Which lines below contain the word "than"? Copy each one.

**Data for analysis**
== == ==

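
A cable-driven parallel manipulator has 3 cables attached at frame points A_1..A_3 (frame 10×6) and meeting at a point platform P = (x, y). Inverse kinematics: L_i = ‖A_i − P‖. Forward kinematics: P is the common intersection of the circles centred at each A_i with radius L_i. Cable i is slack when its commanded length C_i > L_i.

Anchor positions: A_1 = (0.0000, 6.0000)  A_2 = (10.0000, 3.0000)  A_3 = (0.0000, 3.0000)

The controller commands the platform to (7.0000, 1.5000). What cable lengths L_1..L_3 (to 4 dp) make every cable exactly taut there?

(8.3217, 3.3541, 7.1589)

L_1: Δ = A_1−P = (-7.0000, 4.5000) → ‖Δ‖ = √69.2500 = 8.3217
L_2: Δ = A_2−P = (3.0000, 1.5000) → ‖Δ‖ = √11.2500 = 3.3541
L_3: Δ = A_3−P = (-7.0000, 1.5000) → ‖Δ‖ = √51.2500 = 7.1589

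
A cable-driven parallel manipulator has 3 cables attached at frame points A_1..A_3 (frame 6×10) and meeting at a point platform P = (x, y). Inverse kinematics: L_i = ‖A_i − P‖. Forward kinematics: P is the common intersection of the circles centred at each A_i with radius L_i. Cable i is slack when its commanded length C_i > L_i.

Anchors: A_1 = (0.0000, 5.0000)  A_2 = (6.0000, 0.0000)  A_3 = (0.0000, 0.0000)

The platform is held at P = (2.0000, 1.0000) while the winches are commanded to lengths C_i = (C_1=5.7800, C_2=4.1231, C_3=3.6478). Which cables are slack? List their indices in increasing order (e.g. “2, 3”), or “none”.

cable 1: √((-2.0000)²+(4.0000)²)=4.4721, C_1=5.7800: slack
cable 2: √((4.0000)²+(-1.0000)²)=4.1231, C_2=4.1231: taut
cable 3: √((-2.0000)²+(-1.0000)²)=2.2361, C_3=3.6478: slack

1, 3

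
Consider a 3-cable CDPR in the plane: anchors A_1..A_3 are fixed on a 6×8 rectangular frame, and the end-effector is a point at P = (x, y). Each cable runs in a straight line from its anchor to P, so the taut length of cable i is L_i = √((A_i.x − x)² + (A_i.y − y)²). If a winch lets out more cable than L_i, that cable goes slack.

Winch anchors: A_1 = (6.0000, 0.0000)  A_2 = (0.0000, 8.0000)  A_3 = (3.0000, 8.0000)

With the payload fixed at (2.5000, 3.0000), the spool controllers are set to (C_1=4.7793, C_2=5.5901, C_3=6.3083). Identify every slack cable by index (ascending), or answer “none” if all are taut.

i=1: geometric 4.6098 vs commanded 4.7793 ⇒ slack
i=2: geometric 5.5902 vs commanded 5.5901 ⇒ taut
i=3: geometric 5.0249 vs commanded 6.3083 ⇒ slack

1, 3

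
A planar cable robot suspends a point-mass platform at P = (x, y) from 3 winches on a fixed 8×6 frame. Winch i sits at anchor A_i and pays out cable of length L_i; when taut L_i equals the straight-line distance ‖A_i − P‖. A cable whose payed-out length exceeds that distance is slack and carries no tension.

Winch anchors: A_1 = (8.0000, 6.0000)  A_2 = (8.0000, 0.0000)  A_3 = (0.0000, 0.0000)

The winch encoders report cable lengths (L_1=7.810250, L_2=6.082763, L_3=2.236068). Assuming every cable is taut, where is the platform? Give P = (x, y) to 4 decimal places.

(2.0000, 1.0000)

each cable: (A_i−P)·(A_i−P) = L_i²; let q_i = ‖A_i‖²−L_i²
q_1 = 64.0000+36.0000−61.0000 = 39.0000
row 1: 0.0000x + 12.0000y = 12.0000  (q_2=27.0000)
row 2: 16.0000x + 12.0000y = 44.0000  (q_3=-5.0000)
Cramer on rows 1–2 → x = 2.0000, y = 1.0000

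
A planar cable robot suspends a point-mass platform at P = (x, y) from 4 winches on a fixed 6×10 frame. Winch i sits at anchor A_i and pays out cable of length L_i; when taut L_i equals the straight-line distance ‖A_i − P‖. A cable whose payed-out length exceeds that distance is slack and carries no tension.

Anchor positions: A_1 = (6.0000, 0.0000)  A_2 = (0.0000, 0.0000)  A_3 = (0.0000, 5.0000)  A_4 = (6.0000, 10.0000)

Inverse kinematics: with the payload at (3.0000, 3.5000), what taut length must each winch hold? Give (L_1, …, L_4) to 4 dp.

(4.6098, 4.6098, 3.3541, 7.1589)

L_1: Δ = A_1−P = (3.0000, -3.5000) → ‖Δ‖ = √21.2500 = 4.6098
L_2: Δ = A_2−P = (-3.0000, -3.5000) → ‖Δ‖ = √21.2500 = 4.6098
L_3: Δ = A_3−P = (-3.0000, 1.5000) → ‖Δ‖ = √11.2500 = 3.3541
L_4: Δ = A_4−P = (3.0000, 6.5000) → ‖Δ‖ = √51.2500 = 7.1589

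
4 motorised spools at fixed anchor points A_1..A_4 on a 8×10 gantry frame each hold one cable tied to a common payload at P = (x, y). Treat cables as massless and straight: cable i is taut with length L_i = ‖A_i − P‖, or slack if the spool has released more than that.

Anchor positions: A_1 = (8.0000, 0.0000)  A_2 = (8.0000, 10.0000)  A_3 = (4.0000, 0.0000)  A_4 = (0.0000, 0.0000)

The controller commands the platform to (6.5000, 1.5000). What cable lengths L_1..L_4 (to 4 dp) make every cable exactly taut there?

(2.1213, 8.6313, 2.9155, 6.6708)

L_1 = √((8.0000−6.5000)² + (0.0000−1.5000)²) = 2.1213
L_2 = √((8.0000−6.5000)² + (10.0000−1.5000)²) = 8.6313
L_3 = √((4.0000−6.5000)² + (0.0000−1.5000)²) = 2.9155
L_4 = √((0.0000−6.5000)² + (0.0000−1.5000)²) = 6.6708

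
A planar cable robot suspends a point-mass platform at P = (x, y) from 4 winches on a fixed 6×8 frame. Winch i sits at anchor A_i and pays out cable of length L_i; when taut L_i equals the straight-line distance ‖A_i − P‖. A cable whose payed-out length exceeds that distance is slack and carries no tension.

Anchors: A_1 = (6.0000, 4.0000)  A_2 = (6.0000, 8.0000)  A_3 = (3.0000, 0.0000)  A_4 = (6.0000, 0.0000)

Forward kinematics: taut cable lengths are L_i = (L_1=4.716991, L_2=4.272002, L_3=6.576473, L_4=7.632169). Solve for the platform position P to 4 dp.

(2.0000, 6.5000)

expand ‖A_i−P‖²=L_i² and subtract eq 1 (k_i ≔ ‖A_i‖²−L_i²)
k_1 = 36.0000+16.0000−22.2500 = 29.7500
eq1−eq2 → [0.0000  -8.0000]·P = -52.0000
eq1−eq3 → [6.0000  8.0000]·P = 64.0000
eq1−eq4 → [0.0000  8.0000]·P = 52.0000
2×2 solve → P = (2.0000, 6.5000)
check cable 4: ‖A_4−P‖² = 58.2500 ≈ L_4² = 58.2500 ✓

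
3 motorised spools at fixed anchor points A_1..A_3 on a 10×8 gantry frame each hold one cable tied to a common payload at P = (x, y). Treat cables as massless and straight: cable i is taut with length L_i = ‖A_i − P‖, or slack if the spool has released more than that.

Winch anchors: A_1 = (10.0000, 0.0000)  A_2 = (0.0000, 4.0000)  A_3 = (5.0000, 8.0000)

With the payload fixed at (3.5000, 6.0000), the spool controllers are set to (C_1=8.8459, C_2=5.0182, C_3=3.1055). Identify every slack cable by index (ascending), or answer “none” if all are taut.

2, 3

i=1: geometric 8.8459 vs commanded 8.8459 ⇒ taut
i=2: geometric 4.0311 vs commanded 5.0182 ⇒ slack
i=3: geometric 2.5000 vs commanded 3.1055 ⇒ slack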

== == ==

**Written answer**
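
Consider a 3-cable CDPR in the plane: anchors A_1..A_3 are fixed on a 6×8 rectangular frame, and the end-effector is a point at P = (x, y). Each cable runs in a straight line from its anchor to P, so the taut length of cable i is L_i = √((A_i.x − x)² + (A_i.y − y)²). If a winch lets out more cable than L_i, that cable goes slack.
4 motorised spools at fixed anchor points A_1..A_4 on a 8×10 gantry frame each hold one cable tied to a common payload at P = (x, y). Treat cables as massless and straight: cable i is taut with length L_i = ‖A_i − P‖, or slack if the spool has released more than that.
3 motorised spools at fixed anchor points A_1..A_3 on a 10×8 gantry frame each hold one cable tied to a common payload at P = (x, y). Treat cables as massless and straight: cable i is taut with length L_i = ‖A_i − P‖, or slack if the spool has released more than that.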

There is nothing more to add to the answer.